Every single line below has to be printed once more, exactly.

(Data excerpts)
※

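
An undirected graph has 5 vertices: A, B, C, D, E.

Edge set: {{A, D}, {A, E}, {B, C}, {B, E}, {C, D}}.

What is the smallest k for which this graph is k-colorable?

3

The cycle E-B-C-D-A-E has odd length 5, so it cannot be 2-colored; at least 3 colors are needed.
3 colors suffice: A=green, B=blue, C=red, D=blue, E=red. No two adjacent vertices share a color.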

※

### [Solution to this task]
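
An undirected graph has 5 vertices: A, B, C, D, E.

Edge set: {{A, D}, {A, E}, {B, C}, {B, E}, {C, D}}.

What is the smallest k for which this graph is k-colorable?

3

The cycle E-B-C-D-A-E has odd length 5, so it cannot be 2-colored; at least 3 colors are needed.
3 colors suffice: A=green, B=blue, C=red, D=blue, E=red. No two adjacent vertices share a color.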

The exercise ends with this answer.